Stored data entries:
"""

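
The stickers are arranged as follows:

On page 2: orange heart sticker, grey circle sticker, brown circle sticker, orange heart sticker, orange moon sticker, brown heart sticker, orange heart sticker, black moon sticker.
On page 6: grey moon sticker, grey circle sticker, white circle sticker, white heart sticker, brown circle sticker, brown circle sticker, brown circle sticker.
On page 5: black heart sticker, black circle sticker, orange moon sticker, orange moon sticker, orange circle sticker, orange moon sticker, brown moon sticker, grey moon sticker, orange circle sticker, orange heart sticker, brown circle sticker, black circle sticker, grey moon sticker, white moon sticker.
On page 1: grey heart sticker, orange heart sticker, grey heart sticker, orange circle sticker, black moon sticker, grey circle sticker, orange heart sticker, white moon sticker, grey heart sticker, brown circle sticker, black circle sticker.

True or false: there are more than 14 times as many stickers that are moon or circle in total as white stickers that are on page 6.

|stickers that are moon or circle| = 28.
|white stickers on page 6| = 2.
The claim requires 28 > 14 × 2 = 28, which does not hold.

False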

"""

Exercise :: Produce the entries again, character for character.

Result of the task ::
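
The stickers are arranged as follows:

On page 2: orange heart sticker, grey circle sticker, brown circle sticker, orange heart sticker, orange moon sticker, brown heart sticker, orange heart sticker, black moon sticker.
On page 6: grey moon sticker, grey circle sticker, white circle sticker, white heart sticker, brown circle sticker, brown circle sticker, brown circle sticker.
On page 5: black heart sticker, black circle sticker, orange moon sticker, orange moon sticker, orange circle sticker, orange moon sticker, brown moon sticker, grey moon sticker, orange circle sticker, orange heart sticker, brown circle sticker, black circle sticker, grey moon sticker, white moon sticker.
On page 1: grey heart sticker, orange heart sticker, grey heart sticker, orange circle sticker, black moon sticker, grey circle sticker, orange heart sticker, white moon sticker, grey heart sticker, brown circle sticker, black circle sticker.

True or false: there are more than 14 times as many stickers that are moon or circle in total as white stickers that are on page 6.

|stickers that are moon or circle| = 28.
|white stickers on page 6| = 2.
The claim requires 28 > 14 × 2 = 28, which does not hold.

False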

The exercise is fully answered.